PROBLEM: Show every line in the material below in which the string "continuously" appears.

========================================

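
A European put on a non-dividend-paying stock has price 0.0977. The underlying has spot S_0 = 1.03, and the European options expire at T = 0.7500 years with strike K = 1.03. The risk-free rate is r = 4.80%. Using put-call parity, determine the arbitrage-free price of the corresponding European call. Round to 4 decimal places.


Answer: Call price = 0.1341

Derivation:
Put-call parity: C - P = S_0 * exp(-qT) - K * exp(-rT).
S_0 * exp(-qT) = 1.0300 * 1.00000000 = 1.03000000
K * exp(-rT) = 1.0300 * 0.96464029 = 0.99357950
C = P + S*exp(-qT) - K*exp(-rT)
C = 0.0977 + 1.03000000 - 0.99357950 = 0.1341


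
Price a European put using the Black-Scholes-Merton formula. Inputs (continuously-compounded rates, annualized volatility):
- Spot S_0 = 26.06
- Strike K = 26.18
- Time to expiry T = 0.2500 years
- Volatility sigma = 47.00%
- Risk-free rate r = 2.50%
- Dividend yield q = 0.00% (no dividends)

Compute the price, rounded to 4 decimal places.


Answer: Price = 2.4140

Derivation:
d1 = (ln(S/K) + (r - q + 0.5*sigma^2) * T) / (sigma * sqrt(T)) = 0.12454601
d2 = d1 - sigma * sqrt(T) = -0.11045399
exp(-rT) = 0.99376949; exp(-qT) = 1.00000000
P = K * exp(-rT) * N(-d2) - S_0 * exp(-qT) * N(-d1)
N(-d1) = 0.45044149; N(-d2) = 0.54397533
P = 26.1800 * 0.99376949 * 0.54397533 - 26.0600 * 1.00000000 * 0.45044149 = 2.4140


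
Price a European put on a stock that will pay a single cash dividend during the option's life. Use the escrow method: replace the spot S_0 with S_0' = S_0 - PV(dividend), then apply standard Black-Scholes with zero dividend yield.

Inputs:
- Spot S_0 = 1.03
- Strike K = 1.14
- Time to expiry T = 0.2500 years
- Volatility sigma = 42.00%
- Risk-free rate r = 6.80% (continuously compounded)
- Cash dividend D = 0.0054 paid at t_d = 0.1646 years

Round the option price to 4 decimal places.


Answer: Price = 0.1458

Derivation:
PV(D) = D * exp(-r * t_d) = 0.0054 * 0.98886961 = 0.00533990
S_0' = S_0 - PV(D) = 1.0300 - 0.00533990 = 1.02466010
d1 = (ln(S_0'/K) + (r + sigma^2/2)*T) / (sigma*sqrt(T)) = -0.32198719
d2 = d1 - sigma*sqrt(T) = -0.53198719
exp(-rT) = 0.98314368
N(-d1) = 0.62626880; N(-d2) = 0.70263257
P = K * exp(-rT) * N(-d2) - S_0' * N(-d1) = 1.1400 * 0.98314368 * 0.70263257 - 1.02466010 * 0.62626880 = 0.1458


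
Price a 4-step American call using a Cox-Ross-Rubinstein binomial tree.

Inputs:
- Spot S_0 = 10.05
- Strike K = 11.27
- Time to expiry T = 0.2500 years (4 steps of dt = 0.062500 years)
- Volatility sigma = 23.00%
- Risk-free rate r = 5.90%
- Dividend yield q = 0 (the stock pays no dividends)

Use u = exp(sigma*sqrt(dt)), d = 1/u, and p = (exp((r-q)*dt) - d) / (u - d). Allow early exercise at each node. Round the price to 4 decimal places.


Answer: Price = V(0,0) = 0.0989

Derivation:
dt = T/N = 0.062500
u = exp(sigma*sqrt(dt)) = 1.059185; d = 1/u = 0.944122
p = (exp((r-q)*dt) - d) / (u - d) = 0.517736
Discount per step: exp(-r*dt) = 0.996319
Stock lattice S(k, i) with i counting down-moves:
  k=0: S(0,0) = 10.0500
  k=1: S(1,0) = 10.6448; S(1,1) = 9.4884
  k=2: S(2,0) = 11.2748; S(2,1) = 10.0500; S(2,2) = 8.9582
  k=3: S(3,0) = 11.9421; S(3,1) = 10.6448; S(3,2) = 9.4884; S(3,3) = 8.4577
  k=4: S(4,0) = 12.6489; S(4,1) = 11.2748; S(4,2) = 10.0500; S(4,3) = 8.9582; S(4,4) = 7.9851
Terminal payoffs V(N, i) = max(S_T - K, 0):
  V(4,0) = 1.378930; V(4,1) = 0.004828; V(4,2) = 0.000000; V(4,3) = 0.000000; V(4,4) = 0.000000
Backward induction: V(k, i) = exp(-r*dt) * [p * V(k+1, i) + (1-p) * V(k+1, i+1)]; then take max(V_cont, immediate exercise) for American.
  V(3,0) = exp(-r*dt) * [p*1.378930 + (1-p)*0.004828] = 0.713613; exercise = 0.672132; V(3,0) = max -> 0.713613
  V(3,1) = exp(-r*dt) * [p*0.004828 + (1-p)*0.000000] = 0.002490; exercise = 0.000000; V(3,1) = max -> 0.002490
  V(3,2) = exp(-r*dt) * [p*0.000000 + (1-p)*0.000000] = 0.000000; exercise = 0.000000; V(3,2) = max -> 0.000000
  V(3,3) = exp(-r*dt) * [p*0.000000 + (1-p)*0.000000] = 0.000000; exercise = 0.000000; V(3,3) = max -> 0.000000
  V(2,0) = exp(-r*dt) * [p*0.713613 + (1-p)*0.002490] = 0.369300; exercise = 0.004828; V(2,0) = max -> 0.369300
  V(2,1) = exp(-r*dt) * [p*0.002490 + (1-p)*0.000000] = 0.001285; exercise = 0.000000; V(2,1) = max -> 0.001285
  V(2,2) = exp(-r*dt) * [p*0.000000 + (1-p)*0.000000] = 0.000000; exercise = 0.000000; V(2,2) = max -> 0.000000
  V(1,0) = exp(-r*dt) * [p*0.369300 + (1-p)*0.001285] = 0.191113; exercise = 0.000000; V(1,0) = max -> 0.191113
  V(1,1) = exp(-r*dt) * [p*0.001285 + (1-p)*0.000000] = 0.000663; exercise = 0.000000; V(1,1) = max -> 0.000663
  V(0,0) = exp(-r*dt) * [p*0.191113 + (1-p)*0.000663] = 0.098900; exercise = 0.000000; V(0,0) = max -> 0.098900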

========================================

ANSWER FOR THIS EXERCISE:
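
Price a European put using the Black-Scholes-Merton formula. Inputs (continuously-compounded rates, annualized volatility):
- Risk-free rate r = 6.80% (continuously compounded)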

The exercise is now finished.